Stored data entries
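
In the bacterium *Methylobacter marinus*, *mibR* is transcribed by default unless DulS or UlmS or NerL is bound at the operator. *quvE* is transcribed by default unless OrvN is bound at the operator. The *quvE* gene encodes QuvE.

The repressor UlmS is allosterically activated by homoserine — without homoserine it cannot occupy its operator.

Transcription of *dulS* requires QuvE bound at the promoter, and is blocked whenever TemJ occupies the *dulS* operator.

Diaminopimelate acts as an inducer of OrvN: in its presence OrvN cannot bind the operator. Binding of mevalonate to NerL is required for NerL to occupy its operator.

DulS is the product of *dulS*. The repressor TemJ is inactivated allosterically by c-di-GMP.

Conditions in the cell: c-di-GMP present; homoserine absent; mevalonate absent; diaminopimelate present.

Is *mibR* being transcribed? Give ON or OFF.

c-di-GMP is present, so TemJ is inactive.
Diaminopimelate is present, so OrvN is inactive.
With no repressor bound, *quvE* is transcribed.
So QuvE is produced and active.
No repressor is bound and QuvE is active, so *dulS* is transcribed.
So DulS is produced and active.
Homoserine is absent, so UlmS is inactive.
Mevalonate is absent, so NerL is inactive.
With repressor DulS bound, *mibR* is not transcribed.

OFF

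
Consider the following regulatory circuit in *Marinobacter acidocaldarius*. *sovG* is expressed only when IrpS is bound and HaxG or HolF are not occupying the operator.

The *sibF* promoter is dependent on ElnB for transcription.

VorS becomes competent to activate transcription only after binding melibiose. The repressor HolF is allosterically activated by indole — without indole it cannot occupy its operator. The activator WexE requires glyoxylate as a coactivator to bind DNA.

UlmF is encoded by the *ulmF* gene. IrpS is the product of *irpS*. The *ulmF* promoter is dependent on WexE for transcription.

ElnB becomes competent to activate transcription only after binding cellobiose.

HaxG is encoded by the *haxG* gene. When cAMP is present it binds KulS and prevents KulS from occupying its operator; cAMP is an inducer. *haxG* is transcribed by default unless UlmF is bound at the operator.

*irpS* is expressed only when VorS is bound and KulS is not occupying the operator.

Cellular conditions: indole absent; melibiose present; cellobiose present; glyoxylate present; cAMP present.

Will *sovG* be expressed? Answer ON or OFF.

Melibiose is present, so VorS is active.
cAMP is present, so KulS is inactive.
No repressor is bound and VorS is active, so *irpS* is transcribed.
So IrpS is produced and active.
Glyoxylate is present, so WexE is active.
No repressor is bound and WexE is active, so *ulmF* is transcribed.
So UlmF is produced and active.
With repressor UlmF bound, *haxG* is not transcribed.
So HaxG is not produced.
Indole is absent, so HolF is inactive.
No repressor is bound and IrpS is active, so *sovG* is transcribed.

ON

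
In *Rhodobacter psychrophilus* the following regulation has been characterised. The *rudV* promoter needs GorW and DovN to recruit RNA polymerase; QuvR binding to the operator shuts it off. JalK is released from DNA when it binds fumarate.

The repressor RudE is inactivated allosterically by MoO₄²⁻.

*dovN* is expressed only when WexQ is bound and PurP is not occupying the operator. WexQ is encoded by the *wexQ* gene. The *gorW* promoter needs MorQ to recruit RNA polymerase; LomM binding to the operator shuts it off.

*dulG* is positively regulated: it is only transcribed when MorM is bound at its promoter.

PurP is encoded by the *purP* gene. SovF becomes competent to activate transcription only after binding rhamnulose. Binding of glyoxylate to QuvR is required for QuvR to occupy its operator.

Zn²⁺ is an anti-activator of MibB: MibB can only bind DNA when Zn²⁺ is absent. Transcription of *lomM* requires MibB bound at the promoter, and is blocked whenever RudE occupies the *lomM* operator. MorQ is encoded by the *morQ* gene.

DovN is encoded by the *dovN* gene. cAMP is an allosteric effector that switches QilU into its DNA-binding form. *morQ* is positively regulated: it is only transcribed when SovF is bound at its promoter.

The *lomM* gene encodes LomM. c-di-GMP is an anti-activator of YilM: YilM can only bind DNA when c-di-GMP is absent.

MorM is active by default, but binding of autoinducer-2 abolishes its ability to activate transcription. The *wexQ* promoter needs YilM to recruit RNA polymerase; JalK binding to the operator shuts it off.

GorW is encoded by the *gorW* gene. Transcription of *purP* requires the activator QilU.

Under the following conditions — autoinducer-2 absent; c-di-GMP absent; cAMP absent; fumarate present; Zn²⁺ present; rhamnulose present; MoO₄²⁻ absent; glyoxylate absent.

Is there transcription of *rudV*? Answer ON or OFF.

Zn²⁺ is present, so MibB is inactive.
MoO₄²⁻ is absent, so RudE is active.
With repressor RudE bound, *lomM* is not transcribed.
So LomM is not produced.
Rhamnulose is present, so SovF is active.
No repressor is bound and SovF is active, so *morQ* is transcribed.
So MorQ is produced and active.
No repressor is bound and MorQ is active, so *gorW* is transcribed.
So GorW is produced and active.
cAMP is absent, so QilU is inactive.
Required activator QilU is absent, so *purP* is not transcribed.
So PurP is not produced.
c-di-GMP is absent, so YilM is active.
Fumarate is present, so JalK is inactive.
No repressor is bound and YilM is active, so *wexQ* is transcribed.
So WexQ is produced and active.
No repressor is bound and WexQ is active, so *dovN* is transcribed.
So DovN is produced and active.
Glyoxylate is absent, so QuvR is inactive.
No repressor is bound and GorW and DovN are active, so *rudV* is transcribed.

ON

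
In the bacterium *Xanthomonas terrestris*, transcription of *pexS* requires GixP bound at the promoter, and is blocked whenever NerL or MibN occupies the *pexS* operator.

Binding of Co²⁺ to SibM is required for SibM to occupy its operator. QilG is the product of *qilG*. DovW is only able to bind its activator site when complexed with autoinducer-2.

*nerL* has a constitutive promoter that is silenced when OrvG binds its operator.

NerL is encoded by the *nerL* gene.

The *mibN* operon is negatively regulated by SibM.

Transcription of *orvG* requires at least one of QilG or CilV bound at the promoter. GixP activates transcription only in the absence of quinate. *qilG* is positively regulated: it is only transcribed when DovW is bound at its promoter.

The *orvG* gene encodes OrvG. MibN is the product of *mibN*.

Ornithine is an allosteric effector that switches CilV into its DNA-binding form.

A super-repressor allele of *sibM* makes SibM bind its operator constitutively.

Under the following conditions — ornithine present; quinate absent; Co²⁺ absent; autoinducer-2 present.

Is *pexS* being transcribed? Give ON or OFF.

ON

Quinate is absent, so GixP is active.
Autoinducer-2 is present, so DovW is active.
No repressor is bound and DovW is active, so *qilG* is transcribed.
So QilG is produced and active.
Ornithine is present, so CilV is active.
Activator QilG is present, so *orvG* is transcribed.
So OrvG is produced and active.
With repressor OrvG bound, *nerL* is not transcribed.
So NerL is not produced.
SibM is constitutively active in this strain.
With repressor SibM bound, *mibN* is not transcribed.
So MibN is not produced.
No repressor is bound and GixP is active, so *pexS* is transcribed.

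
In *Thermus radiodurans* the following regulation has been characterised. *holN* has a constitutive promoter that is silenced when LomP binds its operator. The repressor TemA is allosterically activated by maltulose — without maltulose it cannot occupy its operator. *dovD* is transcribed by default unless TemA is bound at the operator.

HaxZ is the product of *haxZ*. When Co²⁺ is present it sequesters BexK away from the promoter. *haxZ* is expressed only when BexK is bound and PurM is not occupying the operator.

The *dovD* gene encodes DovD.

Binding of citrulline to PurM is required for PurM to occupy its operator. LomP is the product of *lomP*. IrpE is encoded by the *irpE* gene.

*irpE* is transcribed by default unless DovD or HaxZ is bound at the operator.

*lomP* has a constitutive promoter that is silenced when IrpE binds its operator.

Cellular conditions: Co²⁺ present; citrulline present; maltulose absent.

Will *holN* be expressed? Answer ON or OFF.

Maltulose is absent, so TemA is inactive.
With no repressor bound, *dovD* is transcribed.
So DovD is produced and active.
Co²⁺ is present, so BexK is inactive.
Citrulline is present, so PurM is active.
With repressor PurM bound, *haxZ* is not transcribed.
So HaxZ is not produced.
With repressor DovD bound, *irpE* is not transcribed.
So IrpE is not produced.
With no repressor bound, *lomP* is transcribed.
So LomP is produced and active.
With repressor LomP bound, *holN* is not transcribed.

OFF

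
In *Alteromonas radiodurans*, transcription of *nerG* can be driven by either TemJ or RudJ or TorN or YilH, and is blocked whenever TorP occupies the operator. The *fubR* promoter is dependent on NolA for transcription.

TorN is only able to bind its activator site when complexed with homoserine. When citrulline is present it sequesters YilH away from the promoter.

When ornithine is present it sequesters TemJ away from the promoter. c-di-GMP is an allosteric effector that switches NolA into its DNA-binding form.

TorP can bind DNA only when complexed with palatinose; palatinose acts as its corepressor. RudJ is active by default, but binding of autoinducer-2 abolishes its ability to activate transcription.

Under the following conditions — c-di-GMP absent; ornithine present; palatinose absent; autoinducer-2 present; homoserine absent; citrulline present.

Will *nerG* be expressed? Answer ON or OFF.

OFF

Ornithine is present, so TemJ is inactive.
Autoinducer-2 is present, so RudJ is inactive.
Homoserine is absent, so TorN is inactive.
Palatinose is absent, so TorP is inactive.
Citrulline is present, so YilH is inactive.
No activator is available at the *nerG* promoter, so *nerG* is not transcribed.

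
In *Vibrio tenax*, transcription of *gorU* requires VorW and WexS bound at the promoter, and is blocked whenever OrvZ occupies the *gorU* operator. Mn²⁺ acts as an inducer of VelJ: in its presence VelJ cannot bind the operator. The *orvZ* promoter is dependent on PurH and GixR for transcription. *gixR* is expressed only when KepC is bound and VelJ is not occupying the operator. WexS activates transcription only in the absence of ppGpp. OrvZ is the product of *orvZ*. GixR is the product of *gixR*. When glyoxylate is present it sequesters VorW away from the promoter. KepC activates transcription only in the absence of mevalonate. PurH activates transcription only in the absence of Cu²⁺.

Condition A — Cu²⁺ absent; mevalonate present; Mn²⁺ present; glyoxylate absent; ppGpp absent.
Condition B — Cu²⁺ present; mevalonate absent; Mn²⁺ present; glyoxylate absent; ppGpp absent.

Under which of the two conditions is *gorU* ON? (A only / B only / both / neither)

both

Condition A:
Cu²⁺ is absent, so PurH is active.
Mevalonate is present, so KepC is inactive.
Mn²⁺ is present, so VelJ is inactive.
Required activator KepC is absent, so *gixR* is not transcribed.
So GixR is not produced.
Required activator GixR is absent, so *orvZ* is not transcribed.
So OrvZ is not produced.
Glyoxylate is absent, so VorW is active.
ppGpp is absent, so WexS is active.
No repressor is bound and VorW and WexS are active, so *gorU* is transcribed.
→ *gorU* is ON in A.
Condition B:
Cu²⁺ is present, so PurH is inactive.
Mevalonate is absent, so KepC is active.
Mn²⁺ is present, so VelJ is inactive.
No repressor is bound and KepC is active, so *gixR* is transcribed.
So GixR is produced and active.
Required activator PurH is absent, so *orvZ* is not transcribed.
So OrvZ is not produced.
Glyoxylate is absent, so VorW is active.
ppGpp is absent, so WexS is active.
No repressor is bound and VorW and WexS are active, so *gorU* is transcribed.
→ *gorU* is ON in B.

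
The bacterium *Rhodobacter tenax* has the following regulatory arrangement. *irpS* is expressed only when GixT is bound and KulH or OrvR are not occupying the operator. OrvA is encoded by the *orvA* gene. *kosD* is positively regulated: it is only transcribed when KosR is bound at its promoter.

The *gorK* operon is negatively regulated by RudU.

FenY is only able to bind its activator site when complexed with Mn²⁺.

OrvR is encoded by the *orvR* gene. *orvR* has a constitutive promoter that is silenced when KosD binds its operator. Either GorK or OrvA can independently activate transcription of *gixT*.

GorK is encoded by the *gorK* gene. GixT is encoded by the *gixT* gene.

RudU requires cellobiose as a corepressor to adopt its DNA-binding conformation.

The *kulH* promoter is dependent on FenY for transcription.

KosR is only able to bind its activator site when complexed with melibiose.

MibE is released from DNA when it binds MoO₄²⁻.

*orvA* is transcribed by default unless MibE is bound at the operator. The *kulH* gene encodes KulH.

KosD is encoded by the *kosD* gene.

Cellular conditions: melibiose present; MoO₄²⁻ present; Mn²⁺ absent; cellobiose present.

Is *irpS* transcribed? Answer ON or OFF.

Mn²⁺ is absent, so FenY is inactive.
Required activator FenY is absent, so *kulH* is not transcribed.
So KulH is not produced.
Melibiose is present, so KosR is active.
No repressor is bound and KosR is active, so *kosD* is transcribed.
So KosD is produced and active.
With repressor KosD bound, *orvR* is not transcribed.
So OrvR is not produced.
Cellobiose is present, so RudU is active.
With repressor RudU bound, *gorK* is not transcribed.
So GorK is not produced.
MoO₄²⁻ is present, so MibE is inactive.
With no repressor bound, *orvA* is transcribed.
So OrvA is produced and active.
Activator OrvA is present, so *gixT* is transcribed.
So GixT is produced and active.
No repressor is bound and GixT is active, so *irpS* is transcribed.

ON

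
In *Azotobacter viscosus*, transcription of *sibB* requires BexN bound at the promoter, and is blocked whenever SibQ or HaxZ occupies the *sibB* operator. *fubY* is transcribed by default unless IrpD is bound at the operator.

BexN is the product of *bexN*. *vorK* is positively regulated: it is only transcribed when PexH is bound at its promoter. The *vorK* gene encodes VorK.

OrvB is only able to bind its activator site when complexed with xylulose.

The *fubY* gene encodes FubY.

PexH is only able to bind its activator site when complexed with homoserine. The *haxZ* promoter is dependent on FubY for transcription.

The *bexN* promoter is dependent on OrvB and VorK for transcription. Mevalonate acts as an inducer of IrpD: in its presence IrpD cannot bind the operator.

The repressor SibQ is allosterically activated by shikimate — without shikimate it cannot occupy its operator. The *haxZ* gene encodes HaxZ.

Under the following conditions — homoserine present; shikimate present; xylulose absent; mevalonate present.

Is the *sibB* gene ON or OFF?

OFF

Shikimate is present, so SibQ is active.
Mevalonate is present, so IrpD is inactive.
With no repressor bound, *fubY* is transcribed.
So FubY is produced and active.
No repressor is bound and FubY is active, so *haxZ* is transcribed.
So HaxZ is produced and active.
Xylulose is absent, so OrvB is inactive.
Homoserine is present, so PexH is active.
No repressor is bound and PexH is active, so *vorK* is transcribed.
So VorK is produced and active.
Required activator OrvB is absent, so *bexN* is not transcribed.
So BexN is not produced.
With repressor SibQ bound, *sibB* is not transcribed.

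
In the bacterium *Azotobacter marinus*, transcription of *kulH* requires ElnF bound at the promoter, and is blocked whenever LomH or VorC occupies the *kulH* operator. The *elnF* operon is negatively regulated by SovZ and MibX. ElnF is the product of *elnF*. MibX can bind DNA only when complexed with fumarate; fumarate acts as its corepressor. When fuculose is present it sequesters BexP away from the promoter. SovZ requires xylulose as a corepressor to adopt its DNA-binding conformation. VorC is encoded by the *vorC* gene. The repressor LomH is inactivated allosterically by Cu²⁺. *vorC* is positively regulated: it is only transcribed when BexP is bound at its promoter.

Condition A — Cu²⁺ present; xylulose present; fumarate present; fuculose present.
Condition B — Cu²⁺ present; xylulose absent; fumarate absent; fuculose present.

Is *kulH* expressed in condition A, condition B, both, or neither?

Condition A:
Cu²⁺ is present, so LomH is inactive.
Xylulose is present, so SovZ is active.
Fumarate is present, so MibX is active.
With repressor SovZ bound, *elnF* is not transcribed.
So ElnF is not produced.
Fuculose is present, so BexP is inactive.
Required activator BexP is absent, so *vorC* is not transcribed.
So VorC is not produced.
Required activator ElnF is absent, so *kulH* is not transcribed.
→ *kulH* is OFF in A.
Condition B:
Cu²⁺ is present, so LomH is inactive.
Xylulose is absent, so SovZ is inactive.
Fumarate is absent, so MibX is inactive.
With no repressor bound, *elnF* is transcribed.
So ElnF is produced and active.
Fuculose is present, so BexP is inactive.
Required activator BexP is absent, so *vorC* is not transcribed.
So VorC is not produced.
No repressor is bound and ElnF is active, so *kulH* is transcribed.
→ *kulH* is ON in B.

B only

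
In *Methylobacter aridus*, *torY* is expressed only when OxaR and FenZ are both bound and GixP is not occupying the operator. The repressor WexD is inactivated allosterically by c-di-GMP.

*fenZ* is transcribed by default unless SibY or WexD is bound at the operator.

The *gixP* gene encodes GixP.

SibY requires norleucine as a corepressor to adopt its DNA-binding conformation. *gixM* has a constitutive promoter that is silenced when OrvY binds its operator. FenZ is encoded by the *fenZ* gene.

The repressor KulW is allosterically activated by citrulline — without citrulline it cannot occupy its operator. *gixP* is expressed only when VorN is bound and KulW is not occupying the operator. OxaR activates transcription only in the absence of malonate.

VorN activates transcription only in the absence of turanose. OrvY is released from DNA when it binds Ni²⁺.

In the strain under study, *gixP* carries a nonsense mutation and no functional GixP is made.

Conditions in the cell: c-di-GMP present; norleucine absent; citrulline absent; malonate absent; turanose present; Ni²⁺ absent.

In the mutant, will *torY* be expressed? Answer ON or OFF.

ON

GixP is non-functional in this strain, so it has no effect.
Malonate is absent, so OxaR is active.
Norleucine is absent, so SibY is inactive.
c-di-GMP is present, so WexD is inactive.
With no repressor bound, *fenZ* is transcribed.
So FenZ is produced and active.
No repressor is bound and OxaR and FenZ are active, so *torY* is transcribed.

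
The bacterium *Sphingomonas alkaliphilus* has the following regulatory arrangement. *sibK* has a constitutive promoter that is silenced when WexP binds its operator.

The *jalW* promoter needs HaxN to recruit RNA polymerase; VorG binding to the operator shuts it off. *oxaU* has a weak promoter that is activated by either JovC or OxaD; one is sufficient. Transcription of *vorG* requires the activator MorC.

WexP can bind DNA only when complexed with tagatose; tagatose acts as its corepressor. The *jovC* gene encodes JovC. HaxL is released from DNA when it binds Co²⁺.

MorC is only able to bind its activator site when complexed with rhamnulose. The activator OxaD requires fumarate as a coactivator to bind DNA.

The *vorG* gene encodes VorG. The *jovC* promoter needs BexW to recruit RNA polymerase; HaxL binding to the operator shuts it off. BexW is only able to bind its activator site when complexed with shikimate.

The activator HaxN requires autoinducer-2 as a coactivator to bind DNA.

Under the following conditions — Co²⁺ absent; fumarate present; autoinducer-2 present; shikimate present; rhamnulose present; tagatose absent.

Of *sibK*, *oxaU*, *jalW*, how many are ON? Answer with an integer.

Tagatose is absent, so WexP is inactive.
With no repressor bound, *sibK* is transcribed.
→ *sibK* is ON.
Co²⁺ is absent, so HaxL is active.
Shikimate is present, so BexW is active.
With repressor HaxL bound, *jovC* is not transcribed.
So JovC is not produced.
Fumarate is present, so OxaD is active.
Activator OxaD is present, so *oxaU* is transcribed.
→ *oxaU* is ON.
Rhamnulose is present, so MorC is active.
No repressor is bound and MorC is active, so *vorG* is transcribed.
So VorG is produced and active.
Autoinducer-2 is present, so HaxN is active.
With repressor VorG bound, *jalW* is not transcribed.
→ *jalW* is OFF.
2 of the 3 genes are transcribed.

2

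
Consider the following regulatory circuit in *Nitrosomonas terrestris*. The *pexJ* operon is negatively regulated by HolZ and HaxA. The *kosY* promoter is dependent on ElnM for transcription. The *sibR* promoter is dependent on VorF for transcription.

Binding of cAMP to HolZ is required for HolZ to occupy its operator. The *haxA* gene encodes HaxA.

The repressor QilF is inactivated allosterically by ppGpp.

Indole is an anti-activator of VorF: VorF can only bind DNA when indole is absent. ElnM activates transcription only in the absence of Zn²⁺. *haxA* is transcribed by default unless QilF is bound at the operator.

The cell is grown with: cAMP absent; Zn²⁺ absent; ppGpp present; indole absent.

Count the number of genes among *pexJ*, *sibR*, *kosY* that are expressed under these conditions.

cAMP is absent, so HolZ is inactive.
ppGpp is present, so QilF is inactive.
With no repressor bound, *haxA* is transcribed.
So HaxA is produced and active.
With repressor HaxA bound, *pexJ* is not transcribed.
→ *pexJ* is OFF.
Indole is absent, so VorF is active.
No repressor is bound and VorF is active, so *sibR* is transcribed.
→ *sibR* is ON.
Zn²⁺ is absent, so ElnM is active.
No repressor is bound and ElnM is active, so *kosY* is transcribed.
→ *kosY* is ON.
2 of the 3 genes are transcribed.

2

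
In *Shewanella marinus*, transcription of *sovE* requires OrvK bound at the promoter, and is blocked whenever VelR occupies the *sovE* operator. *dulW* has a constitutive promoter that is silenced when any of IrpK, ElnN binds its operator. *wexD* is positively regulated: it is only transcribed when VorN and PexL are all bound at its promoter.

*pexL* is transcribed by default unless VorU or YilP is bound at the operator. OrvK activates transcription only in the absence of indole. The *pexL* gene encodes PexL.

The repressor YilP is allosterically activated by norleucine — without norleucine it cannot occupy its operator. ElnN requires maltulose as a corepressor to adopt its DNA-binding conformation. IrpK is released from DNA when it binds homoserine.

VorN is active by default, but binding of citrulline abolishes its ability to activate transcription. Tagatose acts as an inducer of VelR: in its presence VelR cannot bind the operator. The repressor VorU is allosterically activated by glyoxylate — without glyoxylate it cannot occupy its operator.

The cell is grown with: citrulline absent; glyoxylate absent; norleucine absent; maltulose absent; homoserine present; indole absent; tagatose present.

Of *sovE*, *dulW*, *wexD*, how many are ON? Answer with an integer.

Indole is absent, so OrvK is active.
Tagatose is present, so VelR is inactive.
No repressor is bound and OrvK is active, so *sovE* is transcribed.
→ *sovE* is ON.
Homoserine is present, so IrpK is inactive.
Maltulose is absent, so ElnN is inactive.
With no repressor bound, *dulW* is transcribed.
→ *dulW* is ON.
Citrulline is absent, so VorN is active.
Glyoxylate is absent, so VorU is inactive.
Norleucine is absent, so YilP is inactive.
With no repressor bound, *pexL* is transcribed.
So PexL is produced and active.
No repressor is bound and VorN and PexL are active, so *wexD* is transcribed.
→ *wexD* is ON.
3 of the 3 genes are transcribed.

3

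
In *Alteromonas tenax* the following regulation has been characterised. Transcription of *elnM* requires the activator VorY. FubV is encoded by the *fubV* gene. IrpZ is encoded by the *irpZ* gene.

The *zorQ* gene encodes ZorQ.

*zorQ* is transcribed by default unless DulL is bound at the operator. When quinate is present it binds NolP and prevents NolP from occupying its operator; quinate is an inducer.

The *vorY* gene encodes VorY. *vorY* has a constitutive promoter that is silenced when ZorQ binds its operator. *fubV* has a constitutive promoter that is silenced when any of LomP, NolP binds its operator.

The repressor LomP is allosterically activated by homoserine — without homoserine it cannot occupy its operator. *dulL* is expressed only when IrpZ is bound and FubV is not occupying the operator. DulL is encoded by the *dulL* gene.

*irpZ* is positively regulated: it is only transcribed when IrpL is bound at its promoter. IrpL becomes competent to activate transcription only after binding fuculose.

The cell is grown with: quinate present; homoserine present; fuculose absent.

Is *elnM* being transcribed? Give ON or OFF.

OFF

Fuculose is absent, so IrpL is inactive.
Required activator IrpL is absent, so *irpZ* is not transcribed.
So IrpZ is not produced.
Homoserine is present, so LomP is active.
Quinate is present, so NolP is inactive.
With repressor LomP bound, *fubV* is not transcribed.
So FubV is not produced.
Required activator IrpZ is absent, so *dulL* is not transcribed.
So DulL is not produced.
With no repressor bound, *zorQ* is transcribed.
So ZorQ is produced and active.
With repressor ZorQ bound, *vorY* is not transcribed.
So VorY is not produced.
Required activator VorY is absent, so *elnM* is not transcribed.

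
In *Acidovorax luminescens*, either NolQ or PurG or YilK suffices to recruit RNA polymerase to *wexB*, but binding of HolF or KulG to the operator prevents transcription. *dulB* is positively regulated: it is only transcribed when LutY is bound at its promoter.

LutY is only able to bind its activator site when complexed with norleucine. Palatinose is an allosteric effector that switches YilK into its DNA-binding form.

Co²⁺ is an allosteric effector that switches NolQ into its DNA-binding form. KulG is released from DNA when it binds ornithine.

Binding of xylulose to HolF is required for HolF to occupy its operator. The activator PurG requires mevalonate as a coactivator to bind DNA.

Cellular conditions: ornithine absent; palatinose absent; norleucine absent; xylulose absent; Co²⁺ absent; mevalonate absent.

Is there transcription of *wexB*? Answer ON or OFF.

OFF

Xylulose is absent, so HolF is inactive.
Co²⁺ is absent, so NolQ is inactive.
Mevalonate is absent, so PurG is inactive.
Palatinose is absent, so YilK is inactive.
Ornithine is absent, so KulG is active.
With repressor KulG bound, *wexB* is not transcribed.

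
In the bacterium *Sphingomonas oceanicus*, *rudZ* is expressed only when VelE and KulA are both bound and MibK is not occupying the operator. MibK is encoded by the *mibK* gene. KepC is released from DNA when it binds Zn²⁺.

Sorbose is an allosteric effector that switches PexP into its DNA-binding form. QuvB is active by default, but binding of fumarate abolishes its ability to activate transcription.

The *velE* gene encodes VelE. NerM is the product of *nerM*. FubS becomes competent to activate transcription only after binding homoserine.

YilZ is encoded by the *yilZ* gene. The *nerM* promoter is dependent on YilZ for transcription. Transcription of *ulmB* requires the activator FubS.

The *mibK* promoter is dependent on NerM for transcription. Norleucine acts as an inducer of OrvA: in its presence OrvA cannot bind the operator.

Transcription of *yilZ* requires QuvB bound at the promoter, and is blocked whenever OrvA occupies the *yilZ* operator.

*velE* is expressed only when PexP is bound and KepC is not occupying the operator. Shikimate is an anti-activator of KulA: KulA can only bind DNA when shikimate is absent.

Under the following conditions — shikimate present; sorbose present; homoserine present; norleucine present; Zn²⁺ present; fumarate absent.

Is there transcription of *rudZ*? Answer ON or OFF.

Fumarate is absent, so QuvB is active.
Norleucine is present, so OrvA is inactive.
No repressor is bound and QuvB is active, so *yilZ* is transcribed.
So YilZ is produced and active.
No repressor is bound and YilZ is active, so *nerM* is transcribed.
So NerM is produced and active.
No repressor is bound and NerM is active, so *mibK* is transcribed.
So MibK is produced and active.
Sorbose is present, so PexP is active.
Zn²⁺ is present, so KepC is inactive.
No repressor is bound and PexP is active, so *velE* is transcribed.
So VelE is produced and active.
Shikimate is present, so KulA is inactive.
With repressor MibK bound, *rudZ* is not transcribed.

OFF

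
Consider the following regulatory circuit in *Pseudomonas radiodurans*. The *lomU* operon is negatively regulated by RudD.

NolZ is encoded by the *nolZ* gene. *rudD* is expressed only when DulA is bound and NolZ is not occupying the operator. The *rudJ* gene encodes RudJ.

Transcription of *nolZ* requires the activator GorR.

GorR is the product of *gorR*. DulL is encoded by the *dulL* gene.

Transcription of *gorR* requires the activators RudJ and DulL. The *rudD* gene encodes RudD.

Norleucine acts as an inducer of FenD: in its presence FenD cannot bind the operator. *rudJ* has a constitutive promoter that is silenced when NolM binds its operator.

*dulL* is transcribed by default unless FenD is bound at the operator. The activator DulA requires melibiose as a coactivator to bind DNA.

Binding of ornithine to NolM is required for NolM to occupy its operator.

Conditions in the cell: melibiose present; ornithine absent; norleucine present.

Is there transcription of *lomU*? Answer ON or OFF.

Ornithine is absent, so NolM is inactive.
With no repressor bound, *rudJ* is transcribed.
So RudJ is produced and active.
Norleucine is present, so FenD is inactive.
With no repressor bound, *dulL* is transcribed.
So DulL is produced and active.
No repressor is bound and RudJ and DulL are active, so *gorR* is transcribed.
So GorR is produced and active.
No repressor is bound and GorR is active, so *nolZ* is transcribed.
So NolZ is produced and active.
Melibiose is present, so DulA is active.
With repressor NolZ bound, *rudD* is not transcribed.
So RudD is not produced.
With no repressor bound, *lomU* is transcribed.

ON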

Assignment
Only lines containing the string "turanose" belong in the answer; find them in the data above and copy them.

Solution for this problem
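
VorN activates transcription only in the absence of turanose. OrvY is released from DNA when it binds Ni²⁺.
Conditions in the cell: c-di-GMP present; norleucine absent; citrulline absent; malonate absent; turanose present; Ni²⁺ absent.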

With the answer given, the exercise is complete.